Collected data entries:
────────────────────────────────────────

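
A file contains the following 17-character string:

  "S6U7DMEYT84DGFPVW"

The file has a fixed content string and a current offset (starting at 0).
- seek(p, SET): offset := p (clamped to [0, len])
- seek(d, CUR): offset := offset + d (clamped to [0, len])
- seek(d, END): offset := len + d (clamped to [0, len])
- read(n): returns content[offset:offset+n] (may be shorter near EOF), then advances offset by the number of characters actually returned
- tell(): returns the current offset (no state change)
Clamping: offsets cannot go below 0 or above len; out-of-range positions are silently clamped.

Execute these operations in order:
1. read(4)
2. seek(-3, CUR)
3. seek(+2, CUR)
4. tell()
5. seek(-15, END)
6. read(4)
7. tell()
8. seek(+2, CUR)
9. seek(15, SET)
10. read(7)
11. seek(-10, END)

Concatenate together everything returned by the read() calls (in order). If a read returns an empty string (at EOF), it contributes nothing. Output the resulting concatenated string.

Answer: S6U7U7DMVW

Derivation:
After 1 (read(4)): returned 'S6U7', offset=4
After 2 (seek(-3, CUR)): offset=1
After 3 (seek(+2, CUR)): offset=3
After 4 (tell()): offset=3
After 5 (seek(-15, END)): offset=2
After 6 (read(4)): returned 'U7DM', offset=6
After 7 (tell()): offset=6
After 8 (seek(+2, CUR)): offset=8
After 9 (seek(15, SET)): offset=15
After 10 (read(7)): returned 'VW', offset=17
After 11 (seek(-10, END)): offset=7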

────────────────────────────────────────

→ **WORK TO COMPLETE**:
What you return should be exactly the lines above, starting at the one with "- read(n): returns" and ending at the one with "11. seek(-10, END)", and nothing else.

→ **RESPONSE TO THIS TASK**:
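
- read(n): returns content[offset:offset+n] (may be shorter near EOF), then advances offset by the number of characters actually returned
- tell(): returns the current offset (no state change)
Clamping: offsets cannot go below 0 or above len; out-of-range positions are silently clamped.

Execute these operations in order:
1. read(4)
2. seek(-3, CUR)
3. seek(+2, CUR)
4. tell()
5. seek(-15, END)
6. read(4)
7. tell()
8. seek(+2, CUR)
9. seek(15, SET)
10. read(7)
11. seek(-10, END)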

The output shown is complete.